# ASSIGNMENT
In the material below, find all lines with the string "honeycomb" and copy them.

# RECORDS SHOWN
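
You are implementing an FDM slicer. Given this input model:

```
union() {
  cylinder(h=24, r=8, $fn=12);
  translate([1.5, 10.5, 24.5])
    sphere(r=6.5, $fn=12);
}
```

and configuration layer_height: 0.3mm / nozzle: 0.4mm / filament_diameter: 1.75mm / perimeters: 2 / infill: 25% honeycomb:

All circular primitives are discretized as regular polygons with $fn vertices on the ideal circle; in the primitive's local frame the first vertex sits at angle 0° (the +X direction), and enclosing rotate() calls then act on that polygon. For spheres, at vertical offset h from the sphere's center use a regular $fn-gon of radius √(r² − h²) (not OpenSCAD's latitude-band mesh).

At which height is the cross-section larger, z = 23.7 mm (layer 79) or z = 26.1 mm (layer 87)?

Layer 79 (z = 23.7): the cylinder: section is a regular 12-gon, circumradius r=8 (area = (12/2)·8.000²·sin(360°/12) = 192.00 mm²); the sphere at (1.5, 10.5): section is a regular 12-gon, circumradius = √(r²−h²) = √(6.5²−0.8²) = 6.451 (area = (12/2)·6.451²·sin(360°/12) = 124.83 mm²); Taking the union: the regions partially overlap — summed areas 316.83 mm² minus the doubly-counted overlap 22.24 mm² gives 294.59 mm² — area = 294.59 mm². So its area = 294.59 mm². Layer 87 (z = 26.1): the cylinder is not intersected at this z (z outside [0, 24]); the r=6.5 sphere at (1.5, 10.5) contributes a regular 12-gon of circumradius √(6.5²−1.6²) = 6.300 (area = (12/2)·6.300²·sin(360°/12) = 119.07 mm²); Taking the union: only the r=6.5 sphere at (1.5, 10.5) is present, so the union is just that shape — area = 119.07 mm². So its area = 119.07 mm². Layer 79 is larger (294.59 vs 119.07 mm²).

layer 79 (z = 23.7 mm)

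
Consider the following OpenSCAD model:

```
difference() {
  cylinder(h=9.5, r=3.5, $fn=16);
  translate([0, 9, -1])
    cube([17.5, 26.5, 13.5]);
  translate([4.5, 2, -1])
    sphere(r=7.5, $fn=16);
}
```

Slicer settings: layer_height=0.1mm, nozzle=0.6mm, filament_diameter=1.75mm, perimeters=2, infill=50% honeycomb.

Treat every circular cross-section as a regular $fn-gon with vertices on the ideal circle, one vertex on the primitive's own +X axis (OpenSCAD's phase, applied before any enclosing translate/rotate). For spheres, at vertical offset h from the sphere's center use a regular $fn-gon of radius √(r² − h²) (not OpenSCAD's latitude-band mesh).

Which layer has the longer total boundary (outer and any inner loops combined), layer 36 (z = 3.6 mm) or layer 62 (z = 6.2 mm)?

Layer 36 (z = 3.6): the cylinder: section is a regular 16-gon, circumradius r=3.5 (perimeter = 2·16·3.500·sin(180°/16) = 21.85 mm); the cube at (0, 9) is present — its section is the full 17.5×26.5 rectangle (perimeter 88.00 mm); the r=7.5 sphere at (4.5, 2) slices to a regular 16-gon of circumradius 5.924 (√(r²−h²) with h=4.6 from center) (perimeter = 2·16·5.924·sin(180°/16) = 36.98 mm); Subtracting the remaining from the first: starting from the r=3.5 cylinder, the 17.5×26.5 cube at (0, 9) misses the remaining region (no effect); the r=7.5 sphere at (4.5, 2) partially overlaps it — only the 22.61 mm² overlap (of its 107.43 mm²) is removed, clipping the outline — boundary = 18.89 mm. So its perimeter = 18.89 mm. Layer 62 (z = 6.2): the r=3.5 cylinder gives a regular 16-gon of circumradius 3.5 (constant along its height) (perimeter = 2·16·3.500·sin(180°/16) = 21.85 mm); the cube at (0, 9) is present — its section is the full 17.5×26.5 rectangle (perimeter 88.00 mm); the r=7.5 sphere at (4.5, 2) slices to a regular 16-gon of circumradius 2.100 (√(r²−h²) with h=7.2 from center) (perimeter = 2·16·2.100·sin(180°/16) = 13.11 mm); Taking the first minus the rest: starting from the r=3.5 cylinder, the 17.5×26.5 cube at (0, 9) misses the remaining region (no effect); the r=7.5 sphere at (4.5, 2) partially overlaps it — only the 0.98 mm² overlap (of its 13.50 mm²) is removed, clipping the outline — boundary = 22.00 mm. So its perimeter = 22.00 mm. Layer 62 is larger (22.00 vs 18.89 mm).

layer 62 (z = 6.2 mm)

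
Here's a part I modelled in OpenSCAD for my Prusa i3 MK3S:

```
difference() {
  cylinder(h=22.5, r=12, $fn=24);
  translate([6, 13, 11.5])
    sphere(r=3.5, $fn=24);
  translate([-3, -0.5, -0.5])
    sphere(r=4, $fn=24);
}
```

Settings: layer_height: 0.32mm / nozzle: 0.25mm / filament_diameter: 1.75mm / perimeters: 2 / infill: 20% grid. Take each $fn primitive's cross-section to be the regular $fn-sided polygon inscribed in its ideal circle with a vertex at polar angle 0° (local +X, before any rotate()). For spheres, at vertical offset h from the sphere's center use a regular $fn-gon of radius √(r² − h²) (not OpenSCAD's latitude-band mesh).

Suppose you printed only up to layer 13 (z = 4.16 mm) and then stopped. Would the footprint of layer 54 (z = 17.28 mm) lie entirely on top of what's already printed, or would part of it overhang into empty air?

entirely on top

Compare the two slices. At z = 4.16: the r=12 cylinder contributes a regular 24-gon of circumradius 12 (area = (24/2)·12.000²·sin(360°/24) = 447.24 mm²); the sphere at (6, 13) is not intersected at this z (|z−center|=7.340 > r=3.5); the sphere at (-3, -0.5) does not reach this height (|z−center|=4.660 > r=4); After the difference (first − rest): none of the subtracted shapes is present at this height, so the r=12 cylinder is unchanged — area = 447.24 mm². At z = 17.28: the r=12 cylinder gives a regular 24-gon of circumradius 12 (constant along its height) (area = (24/2)·12.000²·sin(360°/24) = 447.24 mm²); the sphere at (6, 13) does not reach this height (|z−center|=5.780 > r=3.5); the sphere at (-3, -0.5) is not intersected at this z (|z−center|=17.780 > r=4); Taking the first minus the rest: none of the subtracted shapes is present at this height, so the r=12 cylinder is unchanged — area = 447.24 mm². Checking containment: the cross-section at z = 17.28 is a subset of the cross-section at z = 4.16.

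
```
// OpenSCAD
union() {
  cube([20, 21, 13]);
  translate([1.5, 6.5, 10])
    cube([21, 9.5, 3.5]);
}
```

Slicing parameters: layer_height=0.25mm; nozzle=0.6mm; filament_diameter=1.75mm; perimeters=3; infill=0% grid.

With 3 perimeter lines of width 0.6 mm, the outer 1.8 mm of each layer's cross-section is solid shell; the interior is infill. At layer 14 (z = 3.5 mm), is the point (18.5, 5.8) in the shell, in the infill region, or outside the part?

At z = 3.5 mm: the cube (footprint 20×21) is included at this height; the cube at (1.5, 6.5) is absent (z outside [10, 13.5]); Combining (union): only the 20×21 cube is present, so the union is just that shape — 1 connected region. Overall, the cross-section is a single solid region. The nearest boundary edge runs (20.00, 0.00)→(20.00, 21.00); distance from the point to it = 1.50 mm. The point is inside the cross-section, 1.50 mm from the nearest boundary — within the 1.8 mm shell band (3 × 0.6).

shell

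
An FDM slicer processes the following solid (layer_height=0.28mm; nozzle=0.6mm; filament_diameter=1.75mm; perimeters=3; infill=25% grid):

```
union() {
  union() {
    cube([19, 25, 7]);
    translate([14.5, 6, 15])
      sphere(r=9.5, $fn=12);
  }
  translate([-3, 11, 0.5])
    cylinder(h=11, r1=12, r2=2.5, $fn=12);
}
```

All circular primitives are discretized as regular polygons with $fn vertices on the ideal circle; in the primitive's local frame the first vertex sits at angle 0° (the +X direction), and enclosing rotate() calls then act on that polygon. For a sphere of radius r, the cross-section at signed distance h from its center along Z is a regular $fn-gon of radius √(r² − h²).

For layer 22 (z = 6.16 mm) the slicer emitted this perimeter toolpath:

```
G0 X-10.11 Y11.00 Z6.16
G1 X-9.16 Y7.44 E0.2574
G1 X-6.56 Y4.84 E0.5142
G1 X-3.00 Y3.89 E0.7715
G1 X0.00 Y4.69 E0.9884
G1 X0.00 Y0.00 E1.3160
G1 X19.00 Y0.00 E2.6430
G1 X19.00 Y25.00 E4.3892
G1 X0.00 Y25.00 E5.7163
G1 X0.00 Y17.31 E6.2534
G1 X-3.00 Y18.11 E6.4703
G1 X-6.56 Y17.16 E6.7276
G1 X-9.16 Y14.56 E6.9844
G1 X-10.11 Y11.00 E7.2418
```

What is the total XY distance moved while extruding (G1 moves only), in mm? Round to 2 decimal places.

103.68 mm

Sum the Euclidean lengths of each G1 segment: total = 103.68 mm.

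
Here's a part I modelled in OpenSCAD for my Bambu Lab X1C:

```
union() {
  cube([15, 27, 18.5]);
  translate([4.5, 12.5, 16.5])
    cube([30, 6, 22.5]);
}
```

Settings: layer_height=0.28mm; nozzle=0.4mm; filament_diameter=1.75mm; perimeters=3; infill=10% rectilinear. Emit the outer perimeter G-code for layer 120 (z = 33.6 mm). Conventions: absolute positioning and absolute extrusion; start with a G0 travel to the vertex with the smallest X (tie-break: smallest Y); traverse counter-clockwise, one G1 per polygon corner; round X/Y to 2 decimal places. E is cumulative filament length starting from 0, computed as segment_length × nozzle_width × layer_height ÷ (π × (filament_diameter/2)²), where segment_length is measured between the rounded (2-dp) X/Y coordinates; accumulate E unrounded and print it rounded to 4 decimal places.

G0 X4.50 Y12.50 Z33.60
G1 X34.50 Y12.50 E1.3969
G1 X34.50 Y18.50 E1.6763
G1 X4.50 Y18.50 E3.0732
G1 X4.50 Y12.50 E3.3526

At z = 33.6 mm: the cube does not reach this height (z outside [0, 18.5]); the cube at (4.5, 12.5) (footprint 30×6) is included at this height; Combining (union): only the 30×6 cube at (4.5, 12.5) is present, so the union is just that shape — 1 connected region. The outline is a single polygon with 4 vertices. Extrusion per mm of travel: 0.4 × 0.28 / (π × 0.875²) = 0.046564. Accumulating E over each segment gives final E = 3.3526.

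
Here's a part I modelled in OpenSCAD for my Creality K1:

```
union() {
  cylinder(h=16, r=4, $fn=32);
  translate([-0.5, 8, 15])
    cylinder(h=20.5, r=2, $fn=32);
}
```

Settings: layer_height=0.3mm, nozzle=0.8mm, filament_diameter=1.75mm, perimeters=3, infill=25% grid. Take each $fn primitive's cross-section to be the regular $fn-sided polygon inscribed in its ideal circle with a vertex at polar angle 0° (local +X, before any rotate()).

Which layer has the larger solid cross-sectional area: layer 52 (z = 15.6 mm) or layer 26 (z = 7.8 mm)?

Layer 52 (z = 15.6): the cylinder: section is a regular 32-gon, circumradius r=4 (area = (32/2)·4.000²·sin(360°/32) = 49.94 mm²); the r=2 cylinder at (-0.5, 8) contributes a regular 32-gon of circumradius 2 (area = (32/2)·2.000²·sin(360°/32) = 12.49 mm²); Combining (union): the 2 present regions are separate (no shared area or edge), so areas and boundary lengths simply add and each stays a separate island — area = 62.43 mm². So its area = 62.43 mm². Layer 26 (z = 7.8): the r=4 cylinder contributes a regular 32-gon of circumradius 4 (area = (32/2)·4.000²·sin(360°/32) = 49.94 mm²); the cylinder at (-0.5, 8) is absent (z outside [15, 35.5]); Merging all regions: only the r=4 cylinder is present, so the union is just that shape — area = 49.94 mm². So its area = 49.94 mm². Layer 52 is larger (62.43 vs 49.94 mm²).

layer 52 (z = 15.6 mm)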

# RESULT OF THE TASK
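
and configuration layer_height: 0.3mm / nozzle: 0.4mm / filament_diameter: 1.75mm / perimeters: 2 / infill: 25% honeycomb:
Slicer settings: layer_height=0.1mm, nozzle=0.6mm, filament_diameter=1.75mm, perimeters=2, infill=50% honeycomb.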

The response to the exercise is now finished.